▶ **Work instruction**: Once you reach the line containing "Iteratively Factor: j^3" in the data below, restate each line word for word up to and including the one containing "Iteratively Factor: l^3".

▶ **Source data**:
§

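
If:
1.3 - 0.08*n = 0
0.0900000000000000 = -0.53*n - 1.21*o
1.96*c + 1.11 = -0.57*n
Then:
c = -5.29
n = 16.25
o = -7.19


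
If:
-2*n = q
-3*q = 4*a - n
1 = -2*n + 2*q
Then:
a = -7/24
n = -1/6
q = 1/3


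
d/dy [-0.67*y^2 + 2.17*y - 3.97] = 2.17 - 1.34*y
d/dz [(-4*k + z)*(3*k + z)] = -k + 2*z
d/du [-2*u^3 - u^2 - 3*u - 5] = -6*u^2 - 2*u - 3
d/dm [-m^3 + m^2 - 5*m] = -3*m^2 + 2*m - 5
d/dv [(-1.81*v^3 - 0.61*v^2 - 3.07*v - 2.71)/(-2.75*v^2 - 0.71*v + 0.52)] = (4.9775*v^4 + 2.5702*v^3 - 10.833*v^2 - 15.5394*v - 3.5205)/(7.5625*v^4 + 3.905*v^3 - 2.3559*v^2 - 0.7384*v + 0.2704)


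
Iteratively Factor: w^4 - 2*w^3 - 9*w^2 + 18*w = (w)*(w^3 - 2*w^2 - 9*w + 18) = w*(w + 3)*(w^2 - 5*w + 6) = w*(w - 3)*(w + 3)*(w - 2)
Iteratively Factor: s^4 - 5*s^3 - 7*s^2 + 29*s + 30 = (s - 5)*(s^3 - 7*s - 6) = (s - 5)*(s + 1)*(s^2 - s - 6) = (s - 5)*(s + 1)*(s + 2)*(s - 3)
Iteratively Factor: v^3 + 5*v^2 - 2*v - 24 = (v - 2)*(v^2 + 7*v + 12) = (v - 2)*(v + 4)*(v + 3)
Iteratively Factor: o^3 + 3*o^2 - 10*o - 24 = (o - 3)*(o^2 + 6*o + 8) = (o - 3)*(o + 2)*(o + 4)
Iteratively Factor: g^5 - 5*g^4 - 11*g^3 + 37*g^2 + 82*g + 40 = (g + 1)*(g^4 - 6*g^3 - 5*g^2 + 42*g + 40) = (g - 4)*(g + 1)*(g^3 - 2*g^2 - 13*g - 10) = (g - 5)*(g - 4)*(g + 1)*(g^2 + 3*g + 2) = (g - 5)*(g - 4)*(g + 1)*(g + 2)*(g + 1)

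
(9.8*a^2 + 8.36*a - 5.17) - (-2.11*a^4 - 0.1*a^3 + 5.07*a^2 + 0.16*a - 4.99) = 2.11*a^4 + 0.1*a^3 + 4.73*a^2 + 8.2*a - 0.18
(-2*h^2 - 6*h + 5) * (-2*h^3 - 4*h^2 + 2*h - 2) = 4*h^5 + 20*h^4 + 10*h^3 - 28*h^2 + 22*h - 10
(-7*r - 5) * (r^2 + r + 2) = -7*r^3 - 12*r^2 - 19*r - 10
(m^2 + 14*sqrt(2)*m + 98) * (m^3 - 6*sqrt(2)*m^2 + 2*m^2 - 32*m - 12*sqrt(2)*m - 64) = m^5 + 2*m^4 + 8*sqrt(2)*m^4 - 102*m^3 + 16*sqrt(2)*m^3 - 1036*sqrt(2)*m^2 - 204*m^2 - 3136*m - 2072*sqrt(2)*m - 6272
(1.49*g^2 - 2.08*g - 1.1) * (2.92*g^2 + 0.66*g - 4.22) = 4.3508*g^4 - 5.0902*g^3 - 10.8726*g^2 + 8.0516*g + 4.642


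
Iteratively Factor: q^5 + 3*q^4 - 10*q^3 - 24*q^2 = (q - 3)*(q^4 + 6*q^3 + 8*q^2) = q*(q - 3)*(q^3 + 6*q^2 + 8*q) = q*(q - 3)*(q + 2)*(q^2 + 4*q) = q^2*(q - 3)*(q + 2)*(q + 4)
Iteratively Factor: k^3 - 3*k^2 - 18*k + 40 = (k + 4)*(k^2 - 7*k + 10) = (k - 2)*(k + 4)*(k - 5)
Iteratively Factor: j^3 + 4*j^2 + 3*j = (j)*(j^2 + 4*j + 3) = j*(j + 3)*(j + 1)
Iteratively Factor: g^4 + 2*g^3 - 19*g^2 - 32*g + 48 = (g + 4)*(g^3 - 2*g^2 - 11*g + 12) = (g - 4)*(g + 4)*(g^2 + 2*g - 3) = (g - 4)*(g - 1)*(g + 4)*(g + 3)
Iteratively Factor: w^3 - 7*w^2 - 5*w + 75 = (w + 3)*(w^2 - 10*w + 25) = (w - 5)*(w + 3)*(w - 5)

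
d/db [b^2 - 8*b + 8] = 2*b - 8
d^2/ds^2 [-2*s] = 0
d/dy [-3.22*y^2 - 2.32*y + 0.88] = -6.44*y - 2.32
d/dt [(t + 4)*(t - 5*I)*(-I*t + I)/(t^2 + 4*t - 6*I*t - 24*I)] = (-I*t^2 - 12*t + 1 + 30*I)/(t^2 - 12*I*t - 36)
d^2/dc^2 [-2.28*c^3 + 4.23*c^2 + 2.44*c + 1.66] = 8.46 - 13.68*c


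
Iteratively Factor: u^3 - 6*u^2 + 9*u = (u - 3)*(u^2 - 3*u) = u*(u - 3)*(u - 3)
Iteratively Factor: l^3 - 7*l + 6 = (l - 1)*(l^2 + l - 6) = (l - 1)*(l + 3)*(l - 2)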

§

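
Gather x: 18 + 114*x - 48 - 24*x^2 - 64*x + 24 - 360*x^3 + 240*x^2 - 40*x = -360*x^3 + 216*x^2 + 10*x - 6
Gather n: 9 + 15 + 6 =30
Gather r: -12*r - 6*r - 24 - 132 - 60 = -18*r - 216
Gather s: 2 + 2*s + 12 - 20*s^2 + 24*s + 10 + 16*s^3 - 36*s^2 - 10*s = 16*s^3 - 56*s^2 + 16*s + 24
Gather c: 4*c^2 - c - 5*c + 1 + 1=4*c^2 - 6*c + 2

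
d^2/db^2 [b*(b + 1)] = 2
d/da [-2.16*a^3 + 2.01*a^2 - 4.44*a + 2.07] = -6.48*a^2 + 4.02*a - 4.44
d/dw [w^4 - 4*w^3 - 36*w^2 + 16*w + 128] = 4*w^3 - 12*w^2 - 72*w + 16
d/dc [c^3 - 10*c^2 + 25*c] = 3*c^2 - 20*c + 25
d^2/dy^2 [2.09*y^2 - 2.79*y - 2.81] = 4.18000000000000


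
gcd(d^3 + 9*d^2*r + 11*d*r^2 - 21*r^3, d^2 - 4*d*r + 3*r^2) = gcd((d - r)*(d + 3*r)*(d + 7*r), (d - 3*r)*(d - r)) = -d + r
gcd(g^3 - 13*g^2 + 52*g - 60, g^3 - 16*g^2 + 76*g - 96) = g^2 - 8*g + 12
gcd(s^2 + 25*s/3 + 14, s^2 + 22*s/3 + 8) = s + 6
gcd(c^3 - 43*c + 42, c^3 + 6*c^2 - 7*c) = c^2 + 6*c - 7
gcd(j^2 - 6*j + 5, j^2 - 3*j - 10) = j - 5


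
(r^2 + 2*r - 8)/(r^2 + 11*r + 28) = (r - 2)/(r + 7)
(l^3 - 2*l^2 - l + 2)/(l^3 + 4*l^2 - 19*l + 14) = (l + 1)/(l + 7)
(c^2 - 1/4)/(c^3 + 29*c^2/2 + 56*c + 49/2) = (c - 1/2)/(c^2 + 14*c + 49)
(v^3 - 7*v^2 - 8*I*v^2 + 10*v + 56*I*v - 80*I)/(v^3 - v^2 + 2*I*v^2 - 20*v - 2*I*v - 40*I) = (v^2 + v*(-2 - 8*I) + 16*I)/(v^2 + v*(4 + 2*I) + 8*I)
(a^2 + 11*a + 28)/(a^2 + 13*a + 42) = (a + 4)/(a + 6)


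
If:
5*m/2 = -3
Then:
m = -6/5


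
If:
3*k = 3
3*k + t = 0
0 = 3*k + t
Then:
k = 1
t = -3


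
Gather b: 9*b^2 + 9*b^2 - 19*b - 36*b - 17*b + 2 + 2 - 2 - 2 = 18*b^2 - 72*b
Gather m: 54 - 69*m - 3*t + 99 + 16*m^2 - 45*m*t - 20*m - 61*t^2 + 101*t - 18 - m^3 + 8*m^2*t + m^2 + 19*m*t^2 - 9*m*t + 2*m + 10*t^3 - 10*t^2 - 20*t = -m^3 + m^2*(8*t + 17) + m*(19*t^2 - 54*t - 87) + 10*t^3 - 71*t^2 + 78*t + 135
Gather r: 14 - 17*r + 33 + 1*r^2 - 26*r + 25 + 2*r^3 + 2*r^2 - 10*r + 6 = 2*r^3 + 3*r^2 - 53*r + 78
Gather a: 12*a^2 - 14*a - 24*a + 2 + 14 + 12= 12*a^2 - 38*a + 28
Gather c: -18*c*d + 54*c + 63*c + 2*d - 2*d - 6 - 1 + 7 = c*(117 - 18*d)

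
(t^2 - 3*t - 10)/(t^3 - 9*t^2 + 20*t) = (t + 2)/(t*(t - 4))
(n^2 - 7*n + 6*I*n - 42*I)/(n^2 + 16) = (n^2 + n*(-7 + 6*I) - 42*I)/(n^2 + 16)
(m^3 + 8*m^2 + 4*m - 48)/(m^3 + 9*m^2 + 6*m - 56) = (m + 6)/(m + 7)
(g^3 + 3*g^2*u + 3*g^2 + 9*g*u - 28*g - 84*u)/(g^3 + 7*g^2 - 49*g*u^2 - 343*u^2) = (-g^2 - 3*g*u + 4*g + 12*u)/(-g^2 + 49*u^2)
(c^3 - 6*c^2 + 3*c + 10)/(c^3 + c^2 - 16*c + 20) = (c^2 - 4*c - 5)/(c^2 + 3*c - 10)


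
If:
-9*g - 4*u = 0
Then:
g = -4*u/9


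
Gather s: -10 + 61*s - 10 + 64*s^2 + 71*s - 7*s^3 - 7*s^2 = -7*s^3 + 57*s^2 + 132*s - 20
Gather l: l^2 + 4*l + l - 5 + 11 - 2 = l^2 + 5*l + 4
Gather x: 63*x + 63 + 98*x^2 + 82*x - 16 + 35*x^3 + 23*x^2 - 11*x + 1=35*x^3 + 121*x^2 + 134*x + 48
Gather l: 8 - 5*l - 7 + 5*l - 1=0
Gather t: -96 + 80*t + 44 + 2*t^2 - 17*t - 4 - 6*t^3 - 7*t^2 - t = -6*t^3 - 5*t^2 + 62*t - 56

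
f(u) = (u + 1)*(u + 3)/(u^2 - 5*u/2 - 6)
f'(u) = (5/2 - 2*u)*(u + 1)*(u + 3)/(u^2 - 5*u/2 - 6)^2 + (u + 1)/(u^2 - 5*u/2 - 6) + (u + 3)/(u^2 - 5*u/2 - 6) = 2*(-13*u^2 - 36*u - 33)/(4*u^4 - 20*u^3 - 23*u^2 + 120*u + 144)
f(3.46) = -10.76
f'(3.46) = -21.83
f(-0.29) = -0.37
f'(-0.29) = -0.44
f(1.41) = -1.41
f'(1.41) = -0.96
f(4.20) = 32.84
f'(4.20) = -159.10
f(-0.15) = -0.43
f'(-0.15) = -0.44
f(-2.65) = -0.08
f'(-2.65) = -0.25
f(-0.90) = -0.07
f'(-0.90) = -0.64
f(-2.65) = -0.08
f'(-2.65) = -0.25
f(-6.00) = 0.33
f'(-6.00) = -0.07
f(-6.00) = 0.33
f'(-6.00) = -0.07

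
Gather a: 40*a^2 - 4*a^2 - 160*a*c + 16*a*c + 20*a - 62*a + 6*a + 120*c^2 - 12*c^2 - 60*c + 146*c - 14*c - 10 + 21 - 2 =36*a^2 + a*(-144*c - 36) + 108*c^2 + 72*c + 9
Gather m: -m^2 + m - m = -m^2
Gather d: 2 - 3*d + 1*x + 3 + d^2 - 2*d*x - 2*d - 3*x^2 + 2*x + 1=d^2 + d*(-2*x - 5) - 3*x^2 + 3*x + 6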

§

▶ **Answer space**:
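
Iteratively Factor: j^3 + 4*j^2 + 3*j = (j)*(j^2 + 4*j + 3) = j*(j + 3)*(j + 1)
Iteratively Factor: g^4 + 2*g^3 - 19*g^2 - 32*g + 48 = (g + 4)*(g^3 - 2*g^2 - 11*g + 12) = (g - 4)*(g + 4)*(g^2 + 2*g - 3) = (g - 4)*(g - 1)*(g + 4)*(g + 3)
Iteratively Factor: w^3 - 7*w^2 - 5*w + 75 = (w + 3)*(w^2 - 10*w + 25) = (w - 5)*(w + 3)*(w - 5)

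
d/db [b^2 - 8*b + 8] = 2*b - 8
d^2/ds^2 [-2*s] = 0
d/dy [-3.22*y^2 - 2.32*y + 0.88] = -6.44*y - 2.32
d/dt [(t + 4)*(t - 5*I)*(-I*t + I)/(t^2 + 4*t - 6*I*t - 24*I)] = (-I*t^2 - 12*t + 1 + 30*I)/(t^2 - 12*I*t - 36)
d^2/dc^2 [-2.28*c^3 + 4.23*c^2 + 2.44*c + 1.66] = 8.46 - 13.68*c


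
Iteratively Factor: u^3 - 6*u^2 + 9*u = (u - 3)*(u^2 - 3*u) = u*(u - 3)*(u - 3)
Iteratively Factor: l^3 - 7*l + 6 = (l - 1)*(l^2 + l - 6) = (l - 1)*(l + 3)*(l - 2)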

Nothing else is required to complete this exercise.